══ EXTRACTED INFORMATION ══

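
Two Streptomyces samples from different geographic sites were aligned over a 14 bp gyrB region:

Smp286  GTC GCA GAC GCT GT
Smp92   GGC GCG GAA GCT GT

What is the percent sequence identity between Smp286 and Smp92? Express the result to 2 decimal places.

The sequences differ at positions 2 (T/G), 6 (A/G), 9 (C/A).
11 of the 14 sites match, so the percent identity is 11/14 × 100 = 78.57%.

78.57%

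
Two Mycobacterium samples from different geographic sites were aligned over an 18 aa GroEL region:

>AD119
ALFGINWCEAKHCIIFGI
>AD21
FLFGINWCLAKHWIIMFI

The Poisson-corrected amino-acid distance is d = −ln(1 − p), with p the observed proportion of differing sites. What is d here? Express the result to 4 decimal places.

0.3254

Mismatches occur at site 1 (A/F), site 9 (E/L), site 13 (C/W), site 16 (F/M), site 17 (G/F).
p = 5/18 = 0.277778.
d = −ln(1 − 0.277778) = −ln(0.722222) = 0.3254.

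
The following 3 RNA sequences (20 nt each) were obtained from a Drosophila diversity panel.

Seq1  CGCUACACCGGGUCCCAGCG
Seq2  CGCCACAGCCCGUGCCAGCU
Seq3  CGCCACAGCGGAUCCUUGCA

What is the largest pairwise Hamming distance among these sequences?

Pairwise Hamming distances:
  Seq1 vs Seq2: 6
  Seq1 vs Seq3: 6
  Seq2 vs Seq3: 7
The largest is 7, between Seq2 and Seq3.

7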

═══
══ EXTRACTED INFORMATION ══

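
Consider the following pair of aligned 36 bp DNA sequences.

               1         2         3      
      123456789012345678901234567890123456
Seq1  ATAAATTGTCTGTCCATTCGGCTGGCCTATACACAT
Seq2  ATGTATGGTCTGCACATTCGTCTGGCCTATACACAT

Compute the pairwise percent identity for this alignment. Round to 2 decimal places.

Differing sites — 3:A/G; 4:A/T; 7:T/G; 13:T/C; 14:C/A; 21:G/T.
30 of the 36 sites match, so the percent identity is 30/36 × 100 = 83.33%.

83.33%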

═══

▶ _WHAT THE TASK REQUIRES_:
Search the listing for the string "over". Copy each line where it is found.

▶ _ANSWER TO THIS PROBLEM_:
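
Two Streptomyces samples from different geographic sites were aligned over a 14 bp gyrB region:
Two Mycobacterium samples from different geographic sites were aligned over an 18 aa GroEL region: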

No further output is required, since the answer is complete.